- _Exercise requirements_:
Begin with the line containing "Let -x(k, B)/4" and copy each line exactly through the last line of the entries, inclusive.

(Saved data entries)
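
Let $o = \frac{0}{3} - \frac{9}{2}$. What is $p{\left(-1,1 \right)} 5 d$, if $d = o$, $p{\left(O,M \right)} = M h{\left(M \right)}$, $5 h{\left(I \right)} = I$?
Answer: $- \frac{9}{2} \approx -4.5$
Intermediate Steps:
$h{\left(I \right)} = \frac{I}{5}$
$p{\left(O,M \right)} = \frac{M^{2}}{5}$ ($p{\left(O,M \right)} = M \frac{M}{5} = \frac{M^{2}}{5}$)
$o = - \frac{9}{2}$ ($o = 0 \cdot \frac{1}{3} - \frac{9}{2} = 0 - \frac{9}{2} = - \frac{9}{2} \approx -4.5$)
$d = - \frac{9}{2} \approx -4.5$
$p{\left(-1,1 \right)} 5 d = \frac{1^{2}}{5} \cdot 5 \left(- \frac{9}{2}\right) = \frac{1}{5} \cdot 1 \cdot 5 \left(- \frac{9}{2}\right) = \frac{1}{5} \cdot 5 \left(- \frac{9}{2}\right) = 1 \left(- \frac{9}{2}\right) = - \frac{9}{2}$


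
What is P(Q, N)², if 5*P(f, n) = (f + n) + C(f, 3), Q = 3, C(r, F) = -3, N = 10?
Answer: 4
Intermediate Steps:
P(f, n) = -⅗ + f/5 + n/5 (P(f, n) = ((f + n) - 3)/5 = (-3 + f + n)/5 = -⅗ + f/5 + n/5)
P(Q, N)² = (-⅗ + (⅕)*3 + (⅕)*10)² = (-⅗ + ⅗ + 2)² = 2² = 4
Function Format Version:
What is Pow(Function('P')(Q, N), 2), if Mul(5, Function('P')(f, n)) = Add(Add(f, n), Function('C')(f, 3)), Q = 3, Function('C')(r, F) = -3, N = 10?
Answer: 4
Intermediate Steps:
Function('P')(f, n) = Add(Rational(-3, 5), Mul(Rational(1, 5), f), Mul(Rational(1, 5), n)) (Function('P')(f, n) = Mul(Rational(1, 5), Add(Add(f, n), -3)) = Mul(Rational(1, 5), Add(-3, f, n)) = Add(Rational(-3, 5), Mul(Rational(1, 5), f), Mul(Rational(1, 5), n)))
Pow(Function('P')(Q, N), 2) = Pow(Add(Rational(-3, 5), Mul(Rational(1, 5), 3), Mul(Rational(1, 5), 10)), 2) = Pow(Add(Rational(-3, 5), Rational(3, 5), 2), 2) = Pow(2, 2) = 4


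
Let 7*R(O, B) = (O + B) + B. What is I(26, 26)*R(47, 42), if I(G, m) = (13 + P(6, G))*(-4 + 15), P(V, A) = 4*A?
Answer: 168597/7 ≈ 24085.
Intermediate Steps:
I(G, m) = 143 + 44*G (I(G, m) = (13 + 4*G)*(-4 + 15) = (13 + 4*G)*11 = 143 + 44*G)
R(O, B) = O/7 + 2*B/7 (R(O, B) = ((O + B) + B)/7 = ((B + O) + B)/7 = (O + 2*B)/7 = O/7 + 2*B/7)
I(26, 26)*R(47, 42) = (143 + 44*26)*((⅐)*47 + (2/7)*42) = (143 + 1144)*(47/7 + 12) = 1287*(131/7) = 168597/7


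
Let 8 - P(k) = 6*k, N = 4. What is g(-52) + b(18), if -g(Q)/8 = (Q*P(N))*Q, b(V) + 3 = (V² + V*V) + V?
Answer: 346775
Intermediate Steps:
P(k) = 8 - 6*k
b(V) = -3 + V + 2*V² (b(V) = -3 + ((V² + V*V) + V) = -3 + ((V² + V²) + V) = -3 + (2*V² + V) = -3 + (V + 2*V²) = -3 + V + 2*V²)
g(Q) = 128*Q² (g(Q) = -8*Q*(8 - 6*4)*Q = -8*Q*(8 - 24)*Q = -8*Q*(-16)*Q = -8*(-16*Q)*Q = -(-128)*Q² = 128*Q²)
g(-52) + b(18) = 128*(-52)² + (-3 + 18 + 2*18²) = 128*2704 + (-3 + 18 + 2*324) = 346112 + (-3 + 18 + 648) = 346112 + 663 = 346775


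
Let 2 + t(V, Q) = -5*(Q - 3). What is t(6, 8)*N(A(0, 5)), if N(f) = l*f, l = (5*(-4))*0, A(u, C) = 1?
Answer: 0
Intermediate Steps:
t(V, Q) = 13 - 5*Q (t(V, Q) = -2 - 5*(Q - 3) = -2 - 5*(-3 + Q) = -2 + (15 - 5*Q) = 13 - 5*Q)
l = 0 (l = -20*0 = 0)
N(f) = 0 (N(f) = 0*f = 0)
t(6, 8)*N(A(0, 5)) = (13 - 5*8)*0 = (13 - 40)*0 = -27*0 = 0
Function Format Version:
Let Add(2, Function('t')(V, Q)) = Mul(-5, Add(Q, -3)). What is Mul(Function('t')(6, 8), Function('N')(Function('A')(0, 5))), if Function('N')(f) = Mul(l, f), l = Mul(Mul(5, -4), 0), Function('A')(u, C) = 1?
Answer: 0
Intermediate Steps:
Function('t')(V, Q) = Add(13, Mul(-5, Q)) (Function('t')(V, Q) = Add(-2, Mul(-5, Add(Q, -3))) = Add(-2, Mul(-5, Add(-3, Q))) = Add(-2, Add(15, Mul(-5, Q))) = Add(13, Mul(-5, Q)))
l = 0 (l = Mul(-20, 0) = 0)
Function('N')(f) = 0 (Function('N')(f) = Mul(0, f) = 0)
Mul(Function('t')(6, 8), Function('N')(Function('A')(0, 5))) = Mul(Add(13, Mul(-5, 8)), 0) = Mul(Add(13, -40), 0) = Mul(-27, 0) = 0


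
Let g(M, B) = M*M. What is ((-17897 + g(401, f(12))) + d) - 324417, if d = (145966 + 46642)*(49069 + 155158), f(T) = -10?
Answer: 39335572503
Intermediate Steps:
g(M, B) = M²
d = 39335754016 (d = 192608*204227 = 39335754016)
((-17897 + g(401, f(12))) + d) - 324417 = ((-17897 + 401²) + 39335754016) - 324417 = ((-17897 + 160801) + 39335754016) - 324417 = (142904 + 39335754016) - 324417 = 39335896920 - 324417 = 39335572503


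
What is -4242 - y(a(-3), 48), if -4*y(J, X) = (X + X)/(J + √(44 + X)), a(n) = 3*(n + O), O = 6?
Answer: -46878/11 + 48*√23/11 ≈ -4240.7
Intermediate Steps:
a(n) = 18 + 3*n (a(n) = 3*(n + 6) = 3*(6 + n) = 18 + 3*n)
y(J, X) = -X/(2*(J + √(44 + X))) (y(J, X) = -(X + X)/(4*(J + √(44 + X))) = -2*X/(4*(J + √(44 + X))) = -X/(2*(J + √(44 + X))))
-4242 - y(a(-3), 48) = -4242 - (-1)*48/(2*(18 + 3*(-3)) + 2*√(44 + 48)) = -4242 - (-1)*48/(2*(18 - 9) + 2*√92) = -4242 - (-1)*48/(2*9 + 2*(2*√23)) = -4242 - (-1)*48/(18 + 4*√23) = -4242 - (-48)/(18 + 4*√23) = -4242 + 48/(18 + 4*√23)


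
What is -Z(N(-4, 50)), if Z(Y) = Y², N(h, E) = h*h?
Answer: -256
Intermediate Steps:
N(h, E) = h²
-Z(N(-4, 50)) = -((-4)²)² = -1*16² = -1*256 = -256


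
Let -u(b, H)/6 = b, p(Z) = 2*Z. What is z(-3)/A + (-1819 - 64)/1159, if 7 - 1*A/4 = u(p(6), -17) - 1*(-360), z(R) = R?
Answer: -2113015/1302716 ≈ -1.6220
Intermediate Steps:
u(b, H) = -6*b
A = -1124 (A = 28 - 4*(-12*6 - 1*(-360)) = 28 - 4*(-6*12 + 360) = 28 - 4*(-72 + 360) = 28 - 4*288 = 28 - 1152 = -1124)
z(-3)/A + (-1819 - 64)/1159 = -3/(-1124) + (-1819 - 64)/1159 = -3*(-1/1124) - 1883*1/1159 = 3/1124 - 1883/1159 = -2113015/1302716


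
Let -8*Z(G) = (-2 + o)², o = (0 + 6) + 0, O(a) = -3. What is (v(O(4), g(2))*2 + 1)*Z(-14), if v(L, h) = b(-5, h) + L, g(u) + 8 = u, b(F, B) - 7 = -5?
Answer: 2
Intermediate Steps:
b(F, B) = 2 (b(F, B) = 7 - 5 = 2)
g(u) = -8 + u
v(L, h) = 2 + L
o = 6 (o = 6 + 0 = 6)
Z(G) = -2 (Z(G) = -(-2 + 6)²/8 = -⅛*4² = -⅛*16 = -2)
(v(O(4), g(2))*2 + 1)*Z(-14) = ((2 - 3)*2 + 1)*(-2) = (-1*2 + 1)*(-2) = (-2 + 1)*(-2) = -1*(-2) = 2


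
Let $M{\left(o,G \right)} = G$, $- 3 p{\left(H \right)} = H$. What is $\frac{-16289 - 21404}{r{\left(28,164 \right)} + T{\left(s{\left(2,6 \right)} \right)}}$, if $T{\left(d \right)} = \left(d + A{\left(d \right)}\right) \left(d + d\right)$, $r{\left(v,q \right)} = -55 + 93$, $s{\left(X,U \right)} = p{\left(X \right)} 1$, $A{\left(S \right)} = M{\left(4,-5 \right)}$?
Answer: $- \frac{339237}{410} \approx -827.41$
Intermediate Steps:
$p{\left(H \right)} = - \frac{H}{3}$
$A{\left(S \right)} = -5$
$s{\left(X,U \right)} = - \frac{X}{3}$ ($s{\left(X,U \right)} = - \frac{X}{3} \cdot 1 = - \frac{X}{3}$)
$r{\left(v,q \right)} = 38$
$T{\left(d \right)} = 2 d \left(-5 + d\right)$ ($T{\left(d \right)} = \left(d - 5\right) \left(d + d\right) = \left(-5 + d\right) 2 d = 2 d \left(-5 + d\right)$)
$\frac{-16289 - 21404}{r{\left(28,164 \right)} + T{\left(s{\left(2,6 \right)} \right)}} = \frac{-16289 - 21404}{38 + 2 \left(\left(- \frac{1}{3}\right) 2\right) \left(-5 - \frac{2}{3}\right)} = - \frac{37693}{38 + 2 \left(- \frac{2}{3}\right) \left(-5 - \frac{2}{3}\right)} = - \frac{37693}{38 + 2 \left(- \frac{2}{3}\right) \left(- \frac{17}{3}\right)} = - \frac{37693}{38 + \frac{68}{9}} = - \frac{37693}{\frac{410}{9}} = \left(-37693\right) \frac{9}{410} = - \frac{339237}{410}$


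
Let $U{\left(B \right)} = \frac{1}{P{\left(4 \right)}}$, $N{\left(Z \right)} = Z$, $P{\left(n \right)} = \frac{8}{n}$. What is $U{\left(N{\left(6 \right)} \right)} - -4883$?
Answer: $\frac{9767}{2} \approx 4883.5$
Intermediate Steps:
$U{\left(B \right)} = \frac{1}{2}$ ($U{\left(B \right)} = \frac{1}{8 \cdot \frac{1}{4}} = \frac{1}{2}$)
$U{\left(N{\left(6 \right)} \right)} - -4883 = \frac{1}{2} - -4883 = \frac{1}{2} + 4883 = \frac{9767}{2}$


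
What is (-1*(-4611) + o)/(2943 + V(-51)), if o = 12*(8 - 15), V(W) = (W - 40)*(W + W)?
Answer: 1509/4075 ≈ 0.37031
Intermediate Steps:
V(W) = 2*W*(-40 + W) (V(W) = (-40 + W)*(2*W) = 2*W*(-40 + W))
o = -84 (o = 12*(-7) = -84)
(-1*(-4611) + o)/(2943 + V(-51)) = (-1*(-4611) - 84)/(2943 + 2*(-51)*(-40 - 51)) = (4611 - 84)/(2943 + 2*(-51)*(-91)) = 4527/(2943 + 9282) = 4527/12225 = 4527*(1/12225) = 1509/4075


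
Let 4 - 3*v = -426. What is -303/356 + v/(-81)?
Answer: -226709/86508 ≈ -2.6207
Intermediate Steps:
v = 430/3 (v = 4/3 - ⅓*(-426) = 4/3 + 142 = 430/3 ≈ 143.33)
-303/356 + v/(-81) = -303/356 + (430/3)/(-81) = -303*1/356 + (430/3)*(-1/81) = -303/356 - 430/243 = -226709/86508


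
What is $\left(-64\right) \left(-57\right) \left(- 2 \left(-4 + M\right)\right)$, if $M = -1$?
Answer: $36480$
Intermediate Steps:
$\left(-64\right) \left(-57\right) \left(- 2 \left(-4 + M\right)\right) = \left(-64\right) \left(-57\right) \left(- 2 \left(-4 - 1\right)\right) = 3648 \left(\left(-2\right) \left(-5\right)\right) = 3648 \cdot 10 = 36480$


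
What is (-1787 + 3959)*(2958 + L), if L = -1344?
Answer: 3505608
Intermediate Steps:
(-1787 + 3959)*(2958 + L) = (-1787 + 3959)*(2958 - 1344) = 2172*1614 = 3505608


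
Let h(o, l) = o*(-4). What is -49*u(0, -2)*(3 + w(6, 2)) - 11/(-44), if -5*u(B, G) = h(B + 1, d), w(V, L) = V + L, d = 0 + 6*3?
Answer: -8619/20 ≈ -430.95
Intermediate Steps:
d = 18 (d = 0 + 18 = 18)
h(o, l) = -4*o
w(V, L) = L + V
u(B, G) = ⅘ + 4*B/5 (u(B, G) = -(-4)*(B + 1)/5 = -(-4)*(1 + B)/5 = -(-4 - 4*B)/5 = ⅘ + 4*B/5)
-49*u(0, -2)*(3 + w(6, 2)) - 11/(-44) = -49*(⅘ + (⅘)*0)*(3 + (2 + 6)) - 11/(-44) = -49*(⅘ + 0)*(3 + 8) - 11*(-1/44) = -196*11/5 + ¼ = -49*44/5 + ¼ = -2156/5 + ¼ = -8619/20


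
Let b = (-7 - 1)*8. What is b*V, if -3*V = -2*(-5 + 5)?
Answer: 0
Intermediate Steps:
b = -64 (b = -8*8 = -64)
V = 0 (V = -(-2)*(-5 + 5)/3 = -(-2)*0/3 = -1/3*0 = 0)
b*V = -64*0 = 0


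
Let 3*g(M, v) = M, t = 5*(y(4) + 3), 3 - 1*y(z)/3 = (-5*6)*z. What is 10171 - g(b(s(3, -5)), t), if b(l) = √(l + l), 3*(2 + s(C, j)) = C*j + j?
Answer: 10171 - 2*I*√39/9 ≈ 10171.0 - 1.3878*I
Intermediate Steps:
y(z) = 9 + 90*z (y(z) = 9 - 3*(-5*6)*z = 9 - (-90)*z = 9 + 90*z)
s(C, j) = -2 + j/3 + C*j/3 (s(C, j) = -2 + (C*j + j)/3 = -2 + (j + C*j)/3 = -2 + (j/3 + C*j/3) = -2 + j/3 + C*j/3)
t = 1860 (t = 5*((9 + 90*4) + 3) = 5*((9 + 360) + 3) = 5*(369 + 3) = 5*372 = 1860)
b(l) = √2*√l (b(l) = √(2*l) = √2*√l)
g(M, v) = M/3
10171 - g(b(s(3, -5)), t) = 10171 - √2*√(-2 + (⅓)*(-5) + (⅓)*3*(-5))/3 = 10171 - √2*√(-2 - 5/3 - 5)/3 = 10171 - √2*√(-26/3)/3 = 10171 - √2*(I*√78/3)/3 = 10171 - 2*I*√39/3/3 = 10171 - 2*I*√39/9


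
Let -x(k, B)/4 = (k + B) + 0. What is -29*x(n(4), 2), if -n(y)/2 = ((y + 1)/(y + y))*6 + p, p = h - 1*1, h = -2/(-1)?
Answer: -870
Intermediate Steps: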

- _Exercise output_:
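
Let -x(k, B)/4 = (k + B) + 0. What is -29*x(n(4), 2), if -n(y)/2 = ((y + 1)/(y + y))*6 + p, p = h - 1*1, h = -2/(-1)?
Answer: -870
Intermediate Steps: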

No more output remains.